* **WORK REQUEST**:
Starting with the line containing "List the 3 smallest" and going on through the line containing "Consider the Diophantine equation x² − 213y²", return the lines of the data below exactly, and only those.

BEGIN WORKING DATA

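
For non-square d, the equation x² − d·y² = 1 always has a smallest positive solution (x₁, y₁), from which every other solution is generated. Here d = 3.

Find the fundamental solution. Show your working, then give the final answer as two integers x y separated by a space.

d=3: √d = [1; 1,2] (ℓ=2, even), read p_1/q_1
step 0: (1, 1)  from 1·(1,0) + (0,1)
step 1: (2, 1)  from 1·(1,1) + (1,0)
fundamental: x₁=2, y₁=1  (since 4 − 3·1 = 1)

2 1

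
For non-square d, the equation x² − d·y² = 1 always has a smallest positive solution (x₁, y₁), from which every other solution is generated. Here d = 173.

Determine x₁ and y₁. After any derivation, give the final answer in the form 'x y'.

[13; 6,1,1,6,26] for √173; ℓ=5 ⇒ convergent index 9
k=0  a_k=13  p_k/q_k = 13/1
…
k=2  a_k=1  p_k/q_k = 92/7
…
k=7  a_k=1  p_k/q_k = 205791/15646
k=8  a_k=1  p_k/q_k = 382343/29069
k=9  a_k=6  p_k/q_k = 2499849/190060
fundamental: x₁=2499849, y₁=190060  (since 6249245022801 − 173·36122803600 = 1)

2499849 190060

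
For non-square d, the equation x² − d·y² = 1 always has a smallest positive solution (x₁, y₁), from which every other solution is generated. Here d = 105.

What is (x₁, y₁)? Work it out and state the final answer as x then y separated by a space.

41 4

√105 → a₀=10, period (4,20); ℓ=2 even so k=1
k=0  a_k=10  p_k/q_k = 10/1
k=1  a_k=4  p_k/q_k = 41/4
→ (41, 4).  Check: 41²=1681, 105·4²=1680, difference 1.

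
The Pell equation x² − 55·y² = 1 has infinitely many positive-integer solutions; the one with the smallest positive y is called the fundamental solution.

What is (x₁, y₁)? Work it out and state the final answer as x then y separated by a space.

d=55: √d = [7; 2,2,2,14] (ℓ=4, even), read p_3/q_3
step 0: (7, 1)  from 7·(1,0) + (0,1)
…
step 2: (37, 5)  from 2·(15,2) + (7,1)
step 3: (89, 12)  from 2·(37,5) + (15,2)
(x₁, y₁) = (89, 12);  89² − 55·12² = 1 ✓

89 12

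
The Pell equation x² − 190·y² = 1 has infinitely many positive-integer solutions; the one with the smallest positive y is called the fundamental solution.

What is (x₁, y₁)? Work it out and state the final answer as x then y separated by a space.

d=190: √d = [13; 1,3,1,1,1,…,3,1,26] (ℓ=14, even), read p_13/q_13
a_0=13:  p_0=13·1+0=13,  q_0=13·0+1=1
a_1=1:  p_1=1·13+1=14,  q_1=1·1+0=1
…
a_3=1:  p_3=1·55+14=69,  q_3=1·4+1=5
a_4=1:  p_4=1·69+55=124,  q_4=1·5+4=9
a_5=1:  p_5=1·124+69=193,  q_5=1·9+5=14
a_6=2:  p_6=2·193+124=510,  q_6=2·14+9=37
…
a_8=2:  p_8=2·1213+510=2936,  q_8=2·88+37=213
…
a_10=1:  p_10=1·4149+2936=7085,  q_10=1·301+213=514
a_11=1:  p_11=1·7085+4149=11234,  q_11=1·514+301=815
a_12=3:  p_12=3·11234+7085=40787,  q_12=3·815+514=2959
a_13=1:  p_13=1·40787+11234=52021,  q_13=1·2959+815=3774
(x₁, y₁) = (52021, 3774);  52021² − 190·3774² = 1 ✓

52021 3774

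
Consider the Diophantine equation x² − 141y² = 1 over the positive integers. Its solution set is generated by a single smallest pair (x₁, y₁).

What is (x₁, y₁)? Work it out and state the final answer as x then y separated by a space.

√141 → a₀=11, period (1,6,1,22); ℓ=4 even so k=3
a_0=11:  p_0=11·1+0=11,  q_0=11·0+1=1
a_1=1:  p_1=1·11+1=12,  q_1=1·1+0=1
a_2=6:  p_2=6·12+11=83,  q_2=6·1+1=7
a_3=1:  p_3=1·83+12=95,  q_3=1·7+1=8
(x₁, y₁) = (95, 8);  95² − 141·8² = 1 ✓

95 8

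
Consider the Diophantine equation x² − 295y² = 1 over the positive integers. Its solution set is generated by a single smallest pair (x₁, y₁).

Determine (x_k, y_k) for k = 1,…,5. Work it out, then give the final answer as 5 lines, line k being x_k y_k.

2024999 117900
8201241900001 477494764200
33215013292518224999 1933852840020353700
134520737404664024967600001 7832100134376274949528400
544808717447381276777437550624999 31719989880021710940200100589500

√295 = [17; 5,1,2,3,2,6,2,3,2,1,5,34, …], period ℓ=12 (even) → k=11
step 0: (17, 1)  from 17·(1,0) + (0,1)
step 1: (86, 5)  from 5·(17,1) + (1,0)
step 2: (103, 6)  from 1·(86,5) + (17,1)
…
step 4: (979, 57)  from 3·(292,17) + (103,6)
step 5: (2250, 131)  from 2·(979,57) + (292,17)
step 6: (14479, 843)  from 6·(2250,131) + (979,57)
…
step 8: (108103, 6294)  from 3·(31208,1817) + (14479,843)
step 9: (247414, 14405)  from 2·(108103,6294) + (31208,1817)
step 10: (355517, 20699)  from 1·(247414,14405) + (108103,6294)
step 11: (2024999, 117900)  from 5·(355517,20699) + (247414,14405)
fundamental: x₁=2024999, y₁=117900  (since 4100620950001 − 295·13900410000 = 1)
(2024999+117900√295)^2 = 8201241900001 + 477494764200√295
(2024999+117900√295)^3 = 33215013292518224999 + 1933852840020353700√295
(2024999+117900√295)^4 = 134520737404664024967600001 + 7832100134376274949528400√295
(2024999+117900√295)^5 = 544808717447381276777437550624999 + 31719989880021710940200100589500√295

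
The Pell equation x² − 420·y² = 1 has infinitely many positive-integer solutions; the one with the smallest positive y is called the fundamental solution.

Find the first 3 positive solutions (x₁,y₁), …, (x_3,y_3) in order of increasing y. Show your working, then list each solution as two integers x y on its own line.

d=420: √d = [20; 2,40] (ℓ=2, even), read p_1/q_1
a_0=20:  p_0=20·1+0=20,  q_0=20·0+1=1
a_1=2:  p_1=2·20+1=41,  q_1=2·1+0=2
→ (41, 2).  Check: 41²=1681, 420·2²=1680, difference 1.
(x_2, y_2) = (41·41 + 420·2·2, 41·2 + 2·41) = (3361, 164)
(x_3, y_3) = (41·3361 + 420·2·164, 41·164 + 2·3361) = (275561, 13446)

41 2
3361 164
275561 13446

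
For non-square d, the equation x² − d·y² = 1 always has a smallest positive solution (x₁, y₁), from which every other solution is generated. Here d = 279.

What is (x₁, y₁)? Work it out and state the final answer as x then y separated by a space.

d=279: √d = [16; 1,2,2,1,2,2,1,32] (ℓ=8, even), read p_7/q_7
i=0: a=16 ⇒ p=16, q=1
i=1: a=1 ⇒ p=17, q=1
…
i=3: a=2 ⇒ p=117, q=7
i=4: a=1 ⇒ p=167, q=10
…
i=6: a=2 ⇒ p=1069, q=64
i=7: a=1 ⇒ p=1520, q=91
→ (1520, 91).  Check: 1520²=2310400, 279·91²=2310399, difference 1.

1520 91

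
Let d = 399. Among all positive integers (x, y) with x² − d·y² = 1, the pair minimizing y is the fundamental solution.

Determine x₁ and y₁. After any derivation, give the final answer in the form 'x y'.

20 1

√399 → a₀=19, period (1,38); ℓ=2 even so k=1
step 0: (19, 1)  from 19·(1,0) + (0,1)
step 1: (20, 1)  from 1·(19,1) + (1,0)
(x₁, y₁) = (20, 1);  20² − 399·1² = 1 ✓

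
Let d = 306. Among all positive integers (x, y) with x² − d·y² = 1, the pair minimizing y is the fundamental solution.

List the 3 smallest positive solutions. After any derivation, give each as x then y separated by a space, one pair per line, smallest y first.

√306 = [17; 2,34, …], period ℓ=2 (even) → k=1
a_0=17:  p_0=17·1+0=17,  q_0=17·0+1=1
a_1=2:  p_1=2·17+1=35,  q_1=2·1+0=2
→ (35, 2).  Check: 35²=1225, 306·2²=1224, difference 1.
(x_2, y_2) = (35·35 + 306·2·2, 35·2 + 2·35) = (2449, 140)
(x_3, y_3) = (35·2449 + 306·2·140, 35·140 + 2·2449) = (171395, 9798)

35 2
2449 140
171395 9798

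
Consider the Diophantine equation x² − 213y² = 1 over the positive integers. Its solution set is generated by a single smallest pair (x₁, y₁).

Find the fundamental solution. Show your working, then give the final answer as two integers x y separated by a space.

d=213: √d = [14; 1,1,2,6,1,8,1,6,2,1,1,28] (ℓ=12, even), read p_11/q_11
step 0: (14, 1)  from 14·(1,0) + (0,1)
step 1: (15, 1)  from 1·(14,1) + (1,0)
step 2: (29, 2)  from 1·(15,1) + (14,1)
step 3: (73, 5)  from 2·(29,2) + (15,1)
…
step 6: (4787, 328)  from 8·(540,37) + (467,32)
step 7: (5327, 365)  from 1·(4787,328) + (540,37)
step 8: (36749, 2518)  from 6·(5327,365) + (4787,328)
step 9: (78825, 5401)  from 2·(36749,2518) + (5327,365)
step 10: (115574, 7919)  from 1·(78825,5401) + (36749,2518)
step 11: (194399, 13320)  from 1·(115574,7919) + (78825,5401)
fundamental: x₁=194399, y₁=13320  (since 37790971201 − 213·177422400 = 1)

194399 13320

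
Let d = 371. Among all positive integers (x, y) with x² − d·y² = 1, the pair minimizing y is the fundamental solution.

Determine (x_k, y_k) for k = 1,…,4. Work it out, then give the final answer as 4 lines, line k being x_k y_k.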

END WORKING DATA

* **ANSWER FOR THIS EXERCISE**:
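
List the 3 smallest positive solutions. After any derivation, give each as x then y separated by a space, one pair per line, smallest y first.

√306 = [17; 2,34, …], period ℓ=2 (even) → k=1
a_0=17:  p_0=17·1+0=17,  q_0=17·0+1=1
a_1=2:  p_1=2·17+1=35,  q_1=2·1+0=2
→ (35, 2).  Check: 35²=1225, 306·2²=1224, difference 1.
(x_2, y_2) = (35·35 + 306·2·2, 35·2 + 2·35) = (2449, 140)
(x_3, y_3) = (35·2449 + 306·2·140, 35·140 + 2·2449) = (171395, 9798)

35 2
2449 140
171395 9798

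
Consider the Diophantine equation x² − 213y² = 1 over the positive integers. Its solution set is generated by a single smallest pair (x₁, y₁).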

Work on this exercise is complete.